#### WHAT TO WORK ON
Take the data that follows and return it exactly.

#### EXERCISE MATERIAL

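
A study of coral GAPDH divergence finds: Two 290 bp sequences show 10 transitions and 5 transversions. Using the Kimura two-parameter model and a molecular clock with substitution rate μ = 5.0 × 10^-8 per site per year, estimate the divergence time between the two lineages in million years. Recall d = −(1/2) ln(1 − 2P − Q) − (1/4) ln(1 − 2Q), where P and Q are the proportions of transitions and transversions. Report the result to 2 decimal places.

0.54

P = 10/290 ≈ 0.034483 and Q = 5/290 ≈ 0.017241.
Under the Kimura two-parameter model, d = −½ ln(1 − 2P − Q) − ¼ ln(1 − 2Q).
1 − 2P − Q = 0.913793, giving −½ ln(0.913793) = 0.045076.
1 − 2Q = 0.965518, giving −¼ ln(0.965518) = 0.008773.
d = 0.045076 + 0.008773 = 0.053849.
Under a molecular clock d = 2μt, so t = d/(2μ) = 0.053849 / (2 × 5.0 × 10^-8) = 0.54 million years.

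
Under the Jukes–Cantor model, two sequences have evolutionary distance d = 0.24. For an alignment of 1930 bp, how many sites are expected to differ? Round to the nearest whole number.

Invert JC69: p = (3/4)(1 − e^(−4d/3)) = 0.75 × (1 − e^(-0.32)) = 0.75 × (1 − 0.726149) = 0.205388.
Expected differing sites = pL ≈ 0.205388 × 1930 = 396.39884 ≈ 396.

396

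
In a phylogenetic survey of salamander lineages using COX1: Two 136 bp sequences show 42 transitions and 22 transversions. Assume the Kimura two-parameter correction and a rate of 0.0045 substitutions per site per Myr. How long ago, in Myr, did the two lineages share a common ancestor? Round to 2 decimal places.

P = 42/136 ≈ 0.308824 and Q = 22/136 ≈ 0.161765.
Under the Kimura two-parameter model, d = −½ ln(1 − 2P − Q) − ¼ ln(1 − 2Q).
1 − 2P − Q = 0.220587, giving −½ ln(0.220587) = 0.755732.
1 − 2Q = 0.67647, giving −¼ ln(0.67647) = 0.097717.
d = 0.755732 + 0.097717 = 0.853449.
Under a molecular clock d = 2μt, so t = d/(2μ) = 0.853449 / (2 × 0.0045) = 94.83 Myr.

94.83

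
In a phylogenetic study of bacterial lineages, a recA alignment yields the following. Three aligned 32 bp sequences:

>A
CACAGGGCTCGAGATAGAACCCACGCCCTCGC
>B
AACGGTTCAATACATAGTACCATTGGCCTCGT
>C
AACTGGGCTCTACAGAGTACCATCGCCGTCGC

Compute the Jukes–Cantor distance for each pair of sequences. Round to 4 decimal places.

A–B: 14/32 sites differ → p = 0.4375, d = −0.75 ln(1 − 0.583333) = 0.656601 ≈ 0.6566.
A–C: 9/32 sites differ → p = 0.28125, d = −0.75 ln(1 − 0.375) = 0.352503 ≈ 0.3525.
B–C: 10/32 sites differ → p = 0.3125, d = −0.75 ln(1 − 0.416667) = 0.404248 ≈ 0.4042.

d(A,B) = 0.6566, d(A,C) = 0.3525, d(B,C) = 0.4042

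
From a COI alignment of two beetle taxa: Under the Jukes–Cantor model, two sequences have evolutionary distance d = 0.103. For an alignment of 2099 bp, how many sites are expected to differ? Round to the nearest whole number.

202

Invert JC69: p = (3/4)(1 − e^(−4d/3)) = 0.75 × (1 − e^(-0.137333)) = 0.75 × (1 − 0.871680) = 0.096240.
Expected differing sites = pL ≈ 0.096240 × 2099 = 202.00776 ≈ 202.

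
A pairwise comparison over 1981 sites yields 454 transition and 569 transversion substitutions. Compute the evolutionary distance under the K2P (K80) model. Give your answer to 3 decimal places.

P = 454/1981 ≈ 0.229177 and Q = 569/1981 ≈ 0.287229.
Under the Kimura two-parameter model, d = −½ ln(1 − 2P − Q) − ¼ ln(1 − 2Q).
1 − 2P − Q = 0.254417, giving −½ ln(0.254417) = 0.684390.
1 − 2Q = 0.425542, giving −¼ ln(0.425542) = 0.213598.
d = 0.684390 + 0.213598 = 0.897988.

0.898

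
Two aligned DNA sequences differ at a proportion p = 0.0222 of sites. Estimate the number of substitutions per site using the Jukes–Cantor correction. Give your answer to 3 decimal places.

d = −(3/4) ln(1 − 4p/3) = −0.75 ln(1 − 0.0296) = −0.75 ln(0.9704)
  = −0.75 × (-0.030047) = 0.022535 substitutions/site.

0.023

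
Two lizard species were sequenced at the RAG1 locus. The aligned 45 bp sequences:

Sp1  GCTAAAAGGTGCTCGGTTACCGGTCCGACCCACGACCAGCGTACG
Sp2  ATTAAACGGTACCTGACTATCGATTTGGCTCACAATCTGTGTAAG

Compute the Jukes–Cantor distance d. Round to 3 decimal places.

0.621

The sequences differ at 19 of 45 sites, so p = 19/45 ≈ 0.422222.
d = −(3/4) ln(1 − 4p/3) = −0.75 ln(1 − 0.562963) = −0.75 ln(0.437037)
  = −0.75 × (-0.827737) = 0.620803 substitutions/site.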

#### ANSWER SPACE
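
A study of coral GAPDH divergence finds: Two 290 bp sequences show 10 transitions and 5 transversions. Using the Kimura two-parameter model and a molecular clock with substitution rate μ = 5.0 × 10^-8 per site per year, estimate the divergence time between the two lineages in million years. Recall d = −(1/2) ln(1 − 2P − Q) − (1/4) ln(1 − 2Q), where P and Q are the proportions of transitions and transversions. Report the result to 2 decimal places.

0.54

P = 10/290 ≈ 0.034483 and Q = 5/290 ≈ 0.017241.
Under the Kimura two-parameter model, d = −½ ln(1 − 2P − Q) − ¼ ln(1 − 2Q).
1 − 2P − Q = 0.913793, giving −½ ln(0.913793) = 0.045076.
1 − 2Q = 0.965518, giving −¼ ln(0.965518) = 0.008773.
d = 0.045076 + 0.008773 = 0.053849.
Under a molecular clock d = 2μt, so t = d/(2μ) = 0.053849 / (2 × 5.0 × 10^-8) = 0.54 million years.

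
Under the Jukes–Cantor model, two sequences have evolutionary distance d = 0.24. For an alignment of 1930 bp, how many sites are expected to differ? Round to the nearest whole number.

Invert JC69: p = (3/4)(1 − e^(−4d/3)) = 0.75 × (1 − e^(-0.32)) = 0.75 × (1 − 0.726149) = 0.205388.
Expected differing sites = pL ≈ 0.205388 × 1930 = 396.39884 ≈ 396.

396

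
In a phylogenetic survey of salamander lineages using COX1: Two 136 bp sequences show 42 transitions and 22 transversions. Assume the Kimura two-parameter correction and a rate of 0.0045 substitutions per site per Myr. How long ago, in Myr, did the two lineages share a common ancestor? Round to 2 decimal places.

P = 42/136 ≈ 0.308824 and Q = 22/136 ≈ 0.161765.
Under the Kimura two-parameter model, d = −½ ln(1 − 2P − Q) − ¼ ln(1 − 2Q).
1 − 2P − Q = 0.220587, giving −½ ln(0.220587) = 0.755732.
1 − 2Q = 0.67647, giving −¼ ln(0.67647) = 0.097717.
d = 0.755732 + 0.097717 = 0.853449.
Under a molecular clock d = 2μt, so t = d/(2μ) = 0.853449 / (2 × 0.0045) = 94.83 Myr.

94.83

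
In a phylogenetic study of bacterial lineages, a recA alignment yields the following. Three aligned 32 bp sequences:

>A
CACAGGGCTCGAGATAGAACCCACGCCCTCGC
>B
AACGGTTCAATACATAGTACCATTGGCCTCGT
>C
AACTGGGCTCTACAGAGTACCATCGCCGTCGC

Compute the Jukes–Cantor distance for each pair of sequences. Round to 4 decimal places.

A–B: 14/32 sites differ → p = 0.4375, d = −0.75 ln(1 − 0.583333) = 0.656601 ≈ 0.6566.
A–C: 9/32 sites differ → p = 0.28125, d = −0.75 ln(1 − 0.375) = 0.352503 ≈ 0.3525.
B–C: 10/32 sites differ → p = 0.3125, d = −0.75 ln(1 − 0.416667) = 0.404248 ≈ 0.4042.

d(A,B) = 0.6566, d(A,C) = 0.3525, d(B,C) = 0.4042

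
From a COI alignment of two beetle taxa: Under the Jukes–Cantor model, two sequences have evolutionary distance d = 0.103. For an alignment of 2099 bp, how many sites are expected to differ? Round to the nearest whole number.

202

Invert JC69: p = (3/4)(1 − e^(−4d/3)) = 0.75 × (1 − e^(-0.137333)) = 0.75 × (1 − 0.871680) = 0.096240.
Expected differing sites = pL ≈ 0.096240 × 2099 = 202.00776 ≈ 202.

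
A pairwise comparison over 1981 sites yields 454 transition and 569 transversion substitutions. Compute the evolutionary distance under the K2P (K80) model. Give your answer to 3 decimal places.

P = 454/1981 ≈ 0.229177 and Q = 569/1981 ≈ 0.287229.
Under the Kimura two-parameter model, d = −½ ln(1 − 2P − Q) − ¼ ln(1 − 2Q).
1 − 2P − Q = 0.254417, giving −½ ln(0.254417) = 0.684390.
1 − 2Q = 0.425542, giving −¼ ln(0.425542) = 0.213598.
d = 0.684390 + 0.213598 = 0.897988.

0.898

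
Two aligned DNA sequences differ at a proportion p = 0.0222 of sites. Estimate the number of substitutions per site using the Jukes–Cantor correction. Give your answer to 3 decimal places.

d = −(3/4) ln(1 − 4p/3) = −0.75 ln(1 − 0.0296) = −0.75 ln(0.9704)
  = −0.75 × (-0.030047) = 0.022535 substitutions/site.

0.023

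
Two lizard species were sequenced at the RAG1 locus. The aligned 45 bp sequences:

Sp1  GCTAAAAGGTGCTCGGTTACCGGTCCGACCCACGACCAGCGTACG
Sp2  ATTAAACGGTACCTGACTATCGATTTGGCTCACAATCTGTGTAAG

Compute the Jukes–Cantor distance d. Round to 3 decimal places.

0.621

The sequences differ at 19 of 45 sites, so p = 19/45 ≈ 0.422222.
d = −(3/4) ln(1 − 4p/3) = −0.75 ln(1 − 0.562963) = −0.75 ln(0.437037)
  = −0.75 × (-0.827737) = 0.620803 substitutions/site.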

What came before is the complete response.